*EXERCISE MATERIALS*
┄┄┄┄┄┄┄┄┄┄

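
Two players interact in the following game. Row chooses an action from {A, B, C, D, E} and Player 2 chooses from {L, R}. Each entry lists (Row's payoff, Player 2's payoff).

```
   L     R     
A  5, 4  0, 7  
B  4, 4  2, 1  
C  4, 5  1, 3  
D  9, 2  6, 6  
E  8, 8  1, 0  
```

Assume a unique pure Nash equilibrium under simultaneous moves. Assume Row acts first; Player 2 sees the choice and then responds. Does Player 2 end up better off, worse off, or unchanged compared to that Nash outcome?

Work backward from Player 2's decision.
- A: Player 2 compares 4, 7 and picks R; Row would get 0.
- B: Player 2 compares 4, 1 and picks L; Row would get 4.
- C: Player 2 compares 5, 3 and picks L; Row would get 4.
- D: Player 2 compares 2, 6 and picks R; Row would get 6.
- E: Player 2 compares 8, 0 and picks L; Row would get 8.
Among 0, 4, 4, 6, 8, the best is 8 at E. Subgame-perfect outcome: (E, L) with payoffs (8, 8).
For the simultaneous game, intersect best replies.
Row's best replies: L→D; R→D.
Player 2's best replies: A→R; B→L; C→L; D→R; E→L.
The unique mutual best reply is (D, R), giving (6, 6).
Player 2 earns 8 sequentially versus 6 at the Nash outcome: better off.

better off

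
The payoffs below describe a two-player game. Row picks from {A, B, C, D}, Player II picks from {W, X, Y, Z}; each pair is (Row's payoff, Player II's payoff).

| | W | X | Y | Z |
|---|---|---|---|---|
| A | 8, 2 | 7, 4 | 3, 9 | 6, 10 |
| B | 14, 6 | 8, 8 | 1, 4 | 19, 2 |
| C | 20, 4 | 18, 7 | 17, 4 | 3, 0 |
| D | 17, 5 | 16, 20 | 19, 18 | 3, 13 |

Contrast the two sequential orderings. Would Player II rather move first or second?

If Row leads: Player II's best replies are A→Z, B→X, C→X, D→X; Row's induced payoffs 6, 8, 18, 16; outcome (C, X), payoffs (18, 7).
If Player II leads: Row's best replies are W→C, X→C, Y→D, Z→B; Player II's induced payoffs 4, 7, 18, 2; outcome (D, Y), payoffs (19, 18).
Player II gets 18 moving first and 7 moving second, so Player II prefers to move first.

first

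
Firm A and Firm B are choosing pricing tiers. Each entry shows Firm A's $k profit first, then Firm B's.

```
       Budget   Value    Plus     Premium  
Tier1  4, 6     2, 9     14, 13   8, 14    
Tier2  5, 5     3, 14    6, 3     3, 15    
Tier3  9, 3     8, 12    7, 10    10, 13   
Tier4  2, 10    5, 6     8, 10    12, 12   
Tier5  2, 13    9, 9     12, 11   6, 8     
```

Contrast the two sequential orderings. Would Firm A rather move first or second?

second

If Firm A leads: Firm B's best replies are Tier1→Premium, Tier2→Premium, Tier3→Premium, Tier4→Premium, Tier5→Budget; Firm A's induced payoffs 8, 3, 10, 12, 2; outcome (Tier4, Premium), payoffs (12, 12).
If Firm B leads: Firm A's best replies are Budget→Tier3, Value→Tier5, Plus→Tier1, Premium→Tier4; Firm B's induced payoffs 3, 9, 13, 12; outcome (Tier1, Plus), payoffs (14, 13).
Firm A gets 12 moving first and 14 moving second, so Firm A prefers to move second.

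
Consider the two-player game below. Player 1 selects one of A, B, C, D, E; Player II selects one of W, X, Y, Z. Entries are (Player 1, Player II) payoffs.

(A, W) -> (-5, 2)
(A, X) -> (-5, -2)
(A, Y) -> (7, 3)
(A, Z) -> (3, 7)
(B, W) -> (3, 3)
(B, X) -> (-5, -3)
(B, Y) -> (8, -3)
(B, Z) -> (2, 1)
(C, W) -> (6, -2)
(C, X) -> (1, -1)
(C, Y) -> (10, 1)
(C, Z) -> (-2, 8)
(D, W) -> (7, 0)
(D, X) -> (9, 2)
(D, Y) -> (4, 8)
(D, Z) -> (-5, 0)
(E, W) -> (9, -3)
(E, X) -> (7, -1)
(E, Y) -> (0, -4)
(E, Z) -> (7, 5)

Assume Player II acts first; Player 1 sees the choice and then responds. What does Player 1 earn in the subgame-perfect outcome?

7

Backward induction with Player II moving first.
- W → Player 1 plays E (best of -5, 3, 6, 7, 9); Player II gets -3.
- X → Player 1 plays D (best of -5, -5, 1, 9, 7); Player II gets 2.
- Y → Player 1 plays C (best of 7, 8, 10, 4, 0); Player II gets 1.
- Z → Player 1 plays E (best of 3, 2, -2, -5, 7); Player II gets 5.
Maximizing over -3, 2, 1, 5, Player II chooses Z. Subgame-perfect outcome: (E, Z) with payoffs (7, 5).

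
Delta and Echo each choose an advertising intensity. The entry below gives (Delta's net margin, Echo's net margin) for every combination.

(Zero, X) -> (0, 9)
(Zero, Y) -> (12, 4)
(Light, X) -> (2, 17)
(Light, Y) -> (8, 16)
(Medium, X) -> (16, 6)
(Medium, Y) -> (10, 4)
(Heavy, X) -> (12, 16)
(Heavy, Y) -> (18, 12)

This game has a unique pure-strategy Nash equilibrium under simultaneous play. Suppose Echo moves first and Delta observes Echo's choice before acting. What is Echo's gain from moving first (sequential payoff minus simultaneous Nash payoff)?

Delta best-responds to each possible Echo move:
- X → Delta plays Medium (best of 0, 2, 16, 12); Echo gets 6.
- Y → Delta plays Heavy (best of 12, 8, 10, 18); Echo gets 12.
Maximizing over 6, 12, Echo chooses Y. Subgame-perfect outcome: (Heavy, Y) with payoffs (18, 12).
For the simultaneous game, intersect best replies.
Delta's best replies: X→Medium; Y→Heavy.
Echo's best replies: Zero→X; Light→X; Medium→X; Heavy→X.
The unique mutual best reply is (Medium, X), giving (16, 6).
Echo's commitment gain: 12 − 6 = 6.

6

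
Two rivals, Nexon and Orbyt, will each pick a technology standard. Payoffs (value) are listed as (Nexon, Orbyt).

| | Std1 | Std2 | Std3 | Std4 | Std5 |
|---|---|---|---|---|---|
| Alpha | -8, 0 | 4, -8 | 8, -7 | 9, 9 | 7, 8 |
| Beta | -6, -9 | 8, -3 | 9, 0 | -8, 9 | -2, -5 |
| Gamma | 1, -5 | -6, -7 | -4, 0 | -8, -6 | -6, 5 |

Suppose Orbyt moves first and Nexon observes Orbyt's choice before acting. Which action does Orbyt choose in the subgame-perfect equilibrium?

Std4

Solve by backward induction (Orbyt leads).
- Std1 → Nexon plays Gamma (best of -8, -6, 1); Orbyt gets -5.
- Std2 → Nexon plays Beta (best of 4, 8, -6); Orbyt gets -3.
- Std3 → Nexon plays Beta (best of 8, 9, -4); Orbyt gets 0.
- Std4 → Nexon plays Alpha (best of 9, -8, -8); Orbyt gets 9.
- Std5 → Nexon plays Alpha (best of 7, -2, -6); Orbyt gets 8.
Orbyt's induced payoffs are -5, -3, 0, 9, 8, so Orbyt commits to Std4. Subgame-perfect outcome: (Alpha, Std4) with payoffs (9, 9).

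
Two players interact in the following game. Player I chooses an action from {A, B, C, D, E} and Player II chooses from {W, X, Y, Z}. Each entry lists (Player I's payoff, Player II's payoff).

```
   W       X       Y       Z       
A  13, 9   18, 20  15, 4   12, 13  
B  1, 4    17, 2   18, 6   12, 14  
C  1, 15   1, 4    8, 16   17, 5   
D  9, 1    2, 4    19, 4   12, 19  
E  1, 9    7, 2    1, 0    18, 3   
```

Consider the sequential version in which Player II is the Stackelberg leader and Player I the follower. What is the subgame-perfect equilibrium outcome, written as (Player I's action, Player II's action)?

(A, X)

Backward induction with Player II moving first.
- W: BR = A, leader payoff 9.
- X: BR = A, leader payoff 20.
- Y: BR = D, leader payoff 4.
- Z: BR = E, leader payoff 3.
Maximizing over 9, 20, 4, 3, Player II chooses X. Subgame-perfect outcome: (A, X) with payoffs (18, 20).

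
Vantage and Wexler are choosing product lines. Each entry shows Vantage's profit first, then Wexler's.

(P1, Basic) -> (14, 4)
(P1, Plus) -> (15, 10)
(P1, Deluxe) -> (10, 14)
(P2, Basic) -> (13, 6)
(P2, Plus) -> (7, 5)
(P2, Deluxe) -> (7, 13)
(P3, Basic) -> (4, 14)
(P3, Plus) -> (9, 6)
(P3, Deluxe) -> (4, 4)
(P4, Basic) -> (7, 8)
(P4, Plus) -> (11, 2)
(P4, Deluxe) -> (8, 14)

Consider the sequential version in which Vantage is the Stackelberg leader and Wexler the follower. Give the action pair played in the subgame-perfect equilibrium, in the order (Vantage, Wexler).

(P1, Deluxe)

Backward induction with Vantage moving first.
- P1: Wexler compares 4, 10, 14 and picks Deluxe; Vantage would get 10.
- P2: Wexler compares 6, 5, 13 and picks Deluxe; Vantage would get 7.
- P3: Wexler compares 14, 6, 4 and picks Basic; Vantage would get 4.
- P4: Wexler compares 8, 2, 14 and picks Deluxe; Vantage would get 8.
Maximizing over 10, 7, 4, 8, Vantage chooses P1. Subgame-perfect outcome: (P1, Deluxe) with payoffs (10, 14).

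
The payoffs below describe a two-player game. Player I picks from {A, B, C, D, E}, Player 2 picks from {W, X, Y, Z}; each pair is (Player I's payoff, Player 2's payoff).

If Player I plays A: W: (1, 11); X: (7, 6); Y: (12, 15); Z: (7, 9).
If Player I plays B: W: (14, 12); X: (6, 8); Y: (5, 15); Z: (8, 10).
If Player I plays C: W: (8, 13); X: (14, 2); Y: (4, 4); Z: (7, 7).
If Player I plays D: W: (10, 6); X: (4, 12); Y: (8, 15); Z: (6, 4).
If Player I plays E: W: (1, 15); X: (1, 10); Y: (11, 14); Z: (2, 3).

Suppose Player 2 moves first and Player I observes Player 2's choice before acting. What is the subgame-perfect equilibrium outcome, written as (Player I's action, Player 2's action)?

Player I best-responds to each possible Player 2 move:
- W: Player I compares 1, 14, 8, 10, 1 and picks B; Player 2 would get 12.
- X: Player I compares 7, 6, 14, 4, 1 and picks C; Player 2 would get 2.
- Y: Player I compares 12, 5, 4, 8, 11 and picks A; Player 2 would get 15.
- Z: Player I compares 7, 8, 7, 6, 2 and picks B; Player 2 would get 10.
Maximizing over 12, 2, 15, 10, Player 2 chooses Y. Subgame-perfect outcome: (A, Y) with payoffs (12, 15).

(A, Y)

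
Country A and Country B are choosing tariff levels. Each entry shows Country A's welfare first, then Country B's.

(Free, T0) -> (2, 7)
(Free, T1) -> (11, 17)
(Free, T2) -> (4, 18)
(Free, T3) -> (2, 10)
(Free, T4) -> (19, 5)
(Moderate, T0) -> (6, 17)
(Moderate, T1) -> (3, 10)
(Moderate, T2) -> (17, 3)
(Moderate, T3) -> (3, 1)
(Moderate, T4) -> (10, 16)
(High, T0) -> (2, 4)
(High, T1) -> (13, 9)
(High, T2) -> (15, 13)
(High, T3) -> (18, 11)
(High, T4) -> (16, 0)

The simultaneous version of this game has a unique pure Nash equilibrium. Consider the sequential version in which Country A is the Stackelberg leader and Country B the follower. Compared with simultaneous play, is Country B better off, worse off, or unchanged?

worse off

Country B best-responds to each possible Country A move:
- Free → Country B plays T2 (best of 7, 17, 18, 10, 5); Country A gets 4.
- Moderate → Country B plays T0 (best of 17, 10, 3, 1, 16); Country A gets 6.
- High → Country B plays T2 (best of 4, 9, 13, 11, 0); Country A gets 15.
Country A's induced payoffs are 4, 6, 15, so Country A commits to High. Subgame-perfect outcome: (High, T2) with payoffs (15, 13).
Now find the simultaneous Nash equilibrium.
Country A's best replies: T0→Moderate; T1→High; T2→Moderate; T3→High; T4→Free.
Country B's best replies: Free→T2; Moderate→T0; High→T2.
The unique mutual best reply is (Moderate, T0), giving (6, 17).
Country B earns 13 sequentially versus 17 at the Nash outcome: worse off.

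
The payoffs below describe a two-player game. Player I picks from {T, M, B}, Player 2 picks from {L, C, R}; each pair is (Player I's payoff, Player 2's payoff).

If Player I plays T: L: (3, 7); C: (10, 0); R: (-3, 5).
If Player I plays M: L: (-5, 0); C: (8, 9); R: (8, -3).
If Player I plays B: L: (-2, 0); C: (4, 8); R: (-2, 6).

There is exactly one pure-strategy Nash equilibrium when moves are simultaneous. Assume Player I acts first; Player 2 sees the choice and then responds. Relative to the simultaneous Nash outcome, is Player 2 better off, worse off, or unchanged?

Work backward from Player 2's decision.
- T: Player 2 compares 7, 0, 5 and picks L; Player I would get 3.
- M: Player 2 compares 0, 9, -3 and picks C; Player I would get 8.
- B: Player 2 compares 0, 8, 6 and picks C; Player I would get 4.
Among 3, 8, 4, the best is 8 at M. Subgame-perfect outcome: (M, C) with payoffs (8, 9).
Now find the simultaneous Nash equilibrium.
Player I's best replies: L→T; C→T; R→M.
Player 2's best replies: T→L; M→C; B→C.
Only (T, L) has each player best-responding; Nash payoffs (3, 7).
Player 2 earns 9 sequentially versus 7 at the Nash outcome: better off.

better off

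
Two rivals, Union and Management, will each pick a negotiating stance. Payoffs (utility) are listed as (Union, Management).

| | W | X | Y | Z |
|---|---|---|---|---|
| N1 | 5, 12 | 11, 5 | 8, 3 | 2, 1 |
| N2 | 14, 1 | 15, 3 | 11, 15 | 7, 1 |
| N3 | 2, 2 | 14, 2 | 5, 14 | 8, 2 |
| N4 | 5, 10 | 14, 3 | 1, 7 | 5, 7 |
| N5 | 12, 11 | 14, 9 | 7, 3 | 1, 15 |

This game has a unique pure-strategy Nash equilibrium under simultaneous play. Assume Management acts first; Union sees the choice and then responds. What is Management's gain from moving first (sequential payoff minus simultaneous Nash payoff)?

Union best-responds to each possible Management move:
- W → Union plays N2 (best of 5, 14, 2, 5, 12); Management gets 1.
- X → Union plays N2 (best of 11, 15, 14, 14, 14); Management gets 3.
- Y → Union plays N2 (best of 8, 11, 5, 1, 7); Management gets 15.
- Z → Union plays N3 (best of 2, 7, 8, 5, 1); Management gets 2.
Among 1, 3, 15, 2, the best is 15 at Y. Subgame-perfect outcome: (N2, Y) with payoffs (11, 15).
Now find the simultaneous Nash equilibrium.
Union's best replies: W→N2; X→N2; Y→N2; Z→N3.
Management's best replies: N1→W; N2→Y; N3→Y; N4→W; N5→Z.
The unique mutual best reply is (N2, Y), giving (11, 15).
Management's commitment gain: 15 − 15 = 0.

0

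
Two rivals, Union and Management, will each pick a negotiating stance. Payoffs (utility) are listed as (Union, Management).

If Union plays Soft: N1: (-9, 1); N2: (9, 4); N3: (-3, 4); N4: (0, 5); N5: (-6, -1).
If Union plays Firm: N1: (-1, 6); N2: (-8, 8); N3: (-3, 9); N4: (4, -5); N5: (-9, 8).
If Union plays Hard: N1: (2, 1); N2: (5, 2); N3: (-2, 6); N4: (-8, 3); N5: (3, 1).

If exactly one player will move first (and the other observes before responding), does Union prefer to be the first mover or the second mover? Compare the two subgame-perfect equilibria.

If Union leads: Management's best replies are Soft→N4, Firm→N3, Hard→N3; Union's induced payoffs 0, -3, -2; outcome (Soft, N4), payoffs (0, 5).
If Management leads: Union's best replies are N1→Hard, N2→Soft, N3→Hard, N4→Firm, N5→Hard; Management's induced payoffs 1, 4, 6, -5, 1; outcome (Hard, N3), payoffs (-2, 6).
Union gets 0 moving first and -2 moving second, so Union prefers to move first.

first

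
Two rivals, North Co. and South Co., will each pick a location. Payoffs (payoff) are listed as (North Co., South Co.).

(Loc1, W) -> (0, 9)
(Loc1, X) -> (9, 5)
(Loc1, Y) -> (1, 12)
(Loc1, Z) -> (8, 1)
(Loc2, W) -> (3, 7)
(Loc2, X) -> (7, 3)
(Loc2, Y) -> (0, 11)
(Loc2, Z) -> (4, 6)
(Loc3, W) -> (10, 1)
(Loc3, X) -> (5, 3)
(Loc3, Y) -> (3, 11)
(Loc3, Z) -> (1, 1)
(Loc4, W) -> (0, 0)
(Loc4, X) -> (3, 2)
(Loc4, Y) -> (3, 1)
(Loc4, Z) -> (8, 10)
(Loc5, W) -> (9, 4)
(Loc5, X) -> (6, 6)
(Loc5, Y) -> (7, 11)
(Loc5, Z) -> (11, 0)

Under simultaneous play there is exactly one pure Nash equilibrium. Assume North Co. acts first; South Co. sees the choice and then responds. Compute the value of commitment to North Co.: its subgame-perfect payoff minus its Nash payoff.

Work backward from South Co.'s decision.
- Loc1 → South Co. plays Y (best of 9, 5, 12, 1); North Co. gets 1.
- Loc2 → South Co. plays Y (best of 7, 3, 11, 6); North Co. gets 0.
- Loc3 → South Co. plays Y (best of 1, 3, 11, 1); North Co. gets 3.
- Loc4 → South Co. plays Z (best of 0, 2, 1, 10); North Co. gets 8.
- Loc5 → South Co. plays Y (best of 4, 6, 11, 0); North Co. gets 7.
Among 1, 0, 3, 8, 7, the best is 8 at Loc4. Subgame-perfect outcome: (Loc4, Z) with payoffs (8, 10).
Now find the simultaneous Nash equilibrium.
North Co.'s best replies: W→Loc3; X→Loc1; Y→Loc5; Z→Loc5.
South Co.'s best replies: Loc1→Y; Loc2→Y; Loc3→Y; Loc4→Z; Loc5→Y.
The unique mutual best reply is (Loc5, Y), giving (7, 11).
North Co.'s commitment gain: 8 − 7 = 1.

1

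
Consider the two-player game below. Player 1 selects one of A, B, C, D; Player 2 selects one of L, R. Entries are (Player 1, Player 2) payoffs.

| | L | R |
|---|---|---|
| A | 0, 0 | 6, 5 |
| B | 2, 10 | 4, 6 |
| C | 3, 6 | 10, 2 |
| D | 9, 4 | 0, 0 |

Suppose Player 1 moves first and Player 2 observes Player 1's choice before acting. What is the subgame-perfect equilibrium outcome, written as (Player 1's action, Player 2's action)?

Solve by backward induction (Player 1 leads).
- A: Player 2 compares 0, 5 and picks R; Player 1 would get 6.
- B: Player 2 compares 10, 6 and picks L; Player 1 would get 2.
- C: Player 2 compares 6, 2 and picks L; Player 1 would get 3.
- D: Player 2 compares 4, 0 and picks L; Player 1 would get 9.
Player 1's induced payoffs are 6, 2, 3, 9, so Player 1 commits to D. Subgame-perfect outcome: (D, L) with payoffs (9, 4).

(D, L)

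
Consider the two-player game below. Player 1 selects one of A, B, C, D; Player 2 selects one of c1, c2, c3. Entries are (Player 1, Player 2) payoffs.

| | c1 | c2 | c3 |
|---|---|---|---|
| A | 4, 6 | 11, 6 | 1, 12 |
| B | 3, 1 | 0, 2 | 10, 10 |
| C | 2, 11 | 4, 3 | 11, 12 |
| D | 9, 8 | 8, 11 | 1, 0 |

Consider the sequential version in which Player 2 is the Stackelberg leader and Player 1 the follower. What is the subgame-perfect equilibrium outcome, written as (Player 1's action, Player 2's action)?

Player 1 best-responds to each possible Player 2 move:
- c1: Player 1 compares 4, 3, 2, 9 and picks D; Player 2 would get 8.
- c2: Player 1 compares 11, 0, 4, 8 and picks A; Player 2 would get 6.
- c3: Player 1 compares 1, 10, 11, 1 and picks C; Player 2 would get 12.
Among 8, 6, 12, the best is 12 at c3. Subgame-perfect outcome: (C, c3) with payoffs (11, 12).

(C, c3)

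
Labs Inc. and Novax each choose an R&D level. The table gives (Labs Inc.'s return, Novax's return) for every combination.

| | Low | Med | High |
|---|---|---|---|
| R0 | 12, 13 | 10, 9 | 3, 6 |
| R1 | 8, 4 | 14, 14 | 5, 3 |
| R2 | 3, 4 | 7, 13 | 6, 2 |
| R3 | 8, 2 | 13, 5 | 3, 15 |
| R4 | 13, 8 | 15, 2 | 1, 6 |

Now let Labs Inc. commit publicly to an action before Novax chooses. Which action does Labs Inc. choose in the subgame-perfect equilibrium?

Backward induction with Labs Inc. moving first.
- R0 → Novax plays Low (best of 13, 9, 6); Labs Inc. gets 12.
- R1 → Novax plays Med (best of 4, 14, 3); Labs Inc. gets 14.
- R2 → Novax plays Med (best of 4, 13, 2); Labs Inc. gets 7.
- R3 → Novax plays High (best of 2, 5, 15); Labs Inc. gets 3.
- R4 → Novax plays Low (best of 8, 2, 6); Labs Inc. gets 13.
Labs Inc.'s induced payoffs are 12, 14, 7, 3, 13, so Labs Inc. commits to R1. Subgame-perfect outcome: (R1, Med) with payoffs (14, 14).

R1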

┄┄┄┄┄┄┄┄┄┄

Which lines of the records above contain the word "listed"? Report each one in full.

*SOLUTION FOR THIS EXERCISE*
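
Two rivals, Nexon and Orbyt, will each pick a technology standard. Payoffs (value) are listed as (Nexon, Orbyt).
Two rivals, Union and Management, will each pick a negotiating stance. Payoffs (utility) are listed as (Union, Management).
Two rivals, Union and Management, will each pick a negotiating stance. Payoffs (utility) are listed as (Union, Management).
Two rivals, North Co. and South Co., will each pick a location. Payoffs (payoff) are listed as (North Co., South Co.).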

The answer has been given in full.